-- Excerpted data follows --
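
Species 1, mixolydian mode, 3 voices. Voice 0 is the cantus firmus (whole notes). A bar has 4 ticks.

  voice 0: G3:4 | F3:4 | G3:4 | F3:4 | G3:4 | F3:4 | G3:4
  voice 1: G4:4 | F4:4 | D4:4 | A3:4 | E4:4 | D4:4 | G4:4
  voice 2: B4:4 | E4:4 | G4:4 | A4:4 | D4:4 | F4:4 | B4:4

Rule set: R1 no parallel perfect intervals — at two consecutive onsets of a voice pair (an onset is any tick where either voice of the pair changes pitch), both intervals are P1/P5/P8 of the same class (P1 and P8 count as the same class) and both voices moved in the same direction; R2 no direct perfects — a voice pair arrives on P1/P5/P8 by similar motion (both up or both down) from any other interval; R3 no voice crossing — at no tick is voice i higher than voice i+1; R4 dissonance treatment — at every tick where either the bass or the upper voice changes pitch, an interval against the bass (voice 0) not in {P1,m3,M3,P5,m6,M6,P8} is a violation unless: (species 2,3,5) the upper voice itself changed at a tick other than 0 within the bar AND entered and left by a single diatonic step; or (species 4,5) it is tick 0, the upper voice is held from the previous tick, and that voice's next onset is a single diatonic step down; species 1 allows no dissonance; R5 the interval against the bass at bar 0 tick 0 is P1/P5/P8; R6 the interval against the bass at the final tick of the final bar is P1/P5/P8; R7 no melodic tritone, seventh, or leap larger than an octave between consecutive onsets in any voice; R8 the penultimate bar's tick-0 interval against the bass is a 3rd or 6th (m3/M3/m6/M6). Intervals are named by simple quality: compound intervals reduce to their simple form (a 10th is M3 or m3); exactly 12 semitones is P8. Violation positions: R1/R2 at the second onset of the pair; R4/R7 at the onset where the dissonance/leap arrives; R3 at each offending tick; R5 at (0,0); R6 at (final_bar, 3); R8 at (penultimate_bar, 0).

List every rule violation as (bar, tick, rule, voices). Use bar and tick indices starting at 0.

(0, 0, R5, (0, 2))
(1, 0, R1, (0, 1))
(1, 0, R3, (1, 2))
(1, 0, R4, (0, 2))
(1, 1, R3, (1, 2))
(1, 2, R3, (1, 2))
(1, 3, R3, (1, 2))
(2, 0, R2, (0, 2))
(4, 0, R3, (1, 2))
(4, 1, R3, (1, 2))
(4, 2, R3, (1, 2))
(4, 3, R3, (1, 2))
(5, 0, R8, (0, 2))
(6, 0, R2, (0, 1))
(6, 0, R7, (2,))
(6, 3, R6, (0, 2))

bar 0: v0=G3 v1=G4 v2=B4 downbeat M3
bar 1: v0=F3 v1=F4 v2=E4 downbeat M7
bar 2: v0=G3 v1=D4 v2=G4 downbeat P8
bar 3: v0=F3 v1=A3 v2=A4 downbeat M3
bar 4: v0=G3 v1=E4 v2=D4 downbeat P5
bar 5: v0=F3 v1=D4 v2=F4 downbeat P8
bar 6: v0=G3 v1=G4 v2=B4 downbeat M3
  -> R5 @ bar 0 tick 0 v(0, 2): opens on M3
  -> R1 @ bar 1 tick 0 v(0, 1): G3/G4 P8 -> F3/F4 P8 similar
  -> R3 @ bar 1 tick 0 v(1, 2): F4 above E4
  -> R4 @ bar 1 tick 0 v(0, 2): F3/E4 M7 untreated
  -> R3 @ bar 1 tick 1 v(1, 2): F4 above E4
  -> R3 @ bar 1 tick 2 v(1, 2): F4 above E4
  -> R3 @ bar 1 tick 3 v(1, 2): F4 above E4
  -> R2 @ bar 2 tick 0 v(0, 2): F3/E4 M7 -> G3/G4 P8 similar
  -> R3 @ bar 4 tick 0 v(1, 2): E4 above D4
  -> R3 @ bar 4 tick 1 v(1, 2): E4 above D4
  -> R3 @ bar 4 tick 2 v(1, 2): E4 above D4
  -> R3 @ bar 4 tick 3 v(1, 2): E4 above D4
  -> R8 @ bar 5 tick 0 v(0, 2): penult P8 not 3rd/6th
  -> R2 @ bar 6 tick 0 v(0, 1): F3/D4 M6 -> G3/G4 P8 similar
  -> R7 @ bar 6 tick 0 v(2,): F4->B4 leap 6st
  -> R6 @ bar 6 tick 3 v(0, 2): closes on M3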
-- Excerpted data concluded --
● **Work instruction**: Repeat the data exactly, with every line included.

● **Solution to the exercise**:
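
Species 1, mixolydian mode, 3 voices. Voice 0 is the cantus firmus (whole notes). A bar has 4 ticks.

  voice 0: G3:4 | F3:4 | G3:4 | F3:4 | G3:4 | F3:4 | G3:4
  voice 1: G4:4 | F4:4 | D4:4 | A3:4 | E4:4 | D4:4 | G4:4
  voice 2: B4:4 | E4:4 | G4:4 | A4:4 | D4:4 | F4:4 | B4:4

Rule set: R1 no parallel perfect intervals — at two consecutive onsets of a voice pair (an onset is any tick where either voice of the pair changes pitch), both intervals are P1/P5/P8 of the same class (P1 and P8 count as the same class) and both voices moved in the same direction; R2 no direct perfects — a voice pair arrives on P1/P5/P8 by similar motion (both up or both down) from any other interval; R3 no voice crossing — at no tick is voice i higher than voice i+1; R4 dissonance treatment — at every tick where either the bass or the upper voice changes pitch, an interval against the bass (voice 0) not in {P1,m3,M3,P5,m6,M6,P8} is a violation unless: (species 2,3,5) the upper voice itself changed at a tick other than 0 within the bar AND entered and left by a single diatonic step; or (species 4,5) it is tick 0, the upper voice is held from the previous tick, and that voice's next onset is a single diatonic step down; species 1 allows no dissonance; R5 the interval against the bass at bar 0 tick 0 is P1/P5/P8; R6 the interval against the bass at the final tick of the final bar is P1/P5/P8; R7 no melodic tritone, seventh, or leap larger than an octave between consecutive onsets in any voice; R8 the penultimate bar's tick-0 interval against the bass is a 3rd or 6th (m3/M3/m6/M6). Intervals are named by simple quality: compound intervals reduce to their simple form (a 10th is M3 or m3); exactly 12 semitones is P8. Violation positions: R1/R2 at the second onset of the pair; R4/R7 at the onset where the dissonance/leap arrives; R3 at each offending tick; R5 at (0,0); R6 at (final_bar, 3); R8 at (penultimate_bar, 0).

List every rule violation as (bar, tick, rule, voices). Use bar and tick indices starting at 0.

(0, 0, R5, (0, 2))
(1, 0, R1, (0, 1))
(1, 0, R3, (1, 2))
(1, 0, R4, (0, 2))
(1, 1, R3, (1, 2))
(1, 2, R3, (1, 2))
(1, 3, R3, (1, 2))
(2, 0, R2, (0, 2))
(4, 0, R3, (1, 2))
(4, 1, R3, (1, 2))
(4, 2, R3, (1, 2))
(4, 3, R3, (1, 2))
(5, 0, R8, (0, 2))
(6, 0, R2, (0, 1))
(6, 0, R7, (2,))
(6, 3, R6, (0, 2))

bar 0: v0=G3 v1=G4 v2=B4 downbeat M3
bar 1: v0=F3 v1=F4 v2=E4 downbeat M7
bar 2: v0=G3 v1=D4 v2=G4 downbeat P8
bar 3: v0=F3 v1=A3 v2=A4 downbeat M3
bar 4: v0=G3 v1=E4 v2=D4 downbeat P5
bar 5: v0=F3 v1=D4 v2=F4 downbeat P8
bar 6: v0=G3 v1=G4 v2=B4 downbeat M3
  -> R5 @ bar 0 tick 0 v(0, 2): opens on M3
  -> R1 @ bar 1 tick 0 v(0, 1): G3/G4 P8 -> F3/F4 P8 similar
  -> R3 @ bar 1 tick 0 v(1, 2): F4 above E4
  -> R4 @ bar 1 tick 0 v(0, 2): F3/E4 M7 untreated
  -> R3 @ bar 1 tick 1 v(1, 2): F4 above E4
  -> R3 @ bar 1 tick 2 v(1, 2): F4 above E4
  -> R3 @ bar 1 tick 3 v(1, 2): F4 above E4
  -> R2 @ bar 2 tick 0 v(0, 2): F3/E4 M7 -> G3/G4 P8 similar
  -> R3 @ bar 4 tick 0 v(1, 2): E4 above D4
  -> R3 @ bar 4 tick 1 v(1, 2): E4 above D4
  -> R3 @ bar 4 tick 2 v(1, 2): E4 above D4
  -> R3 @ bar 4 tick 3 v(1, 2): E4 above D4
  -> R8 @ bar 5 tick 0 v(0, 2): penult P8 not 3rd/6th
  -> R2 @ bar 6 tick 0 v(0, 1): F3/D4 M6 -> G3/G4 P8 similar
  -> R7 @ bar 6 tick 0 v(2,): F4->B4 leap 6st
  -> R6 @ bar 6 tick 3 v(0, 2): closes on M3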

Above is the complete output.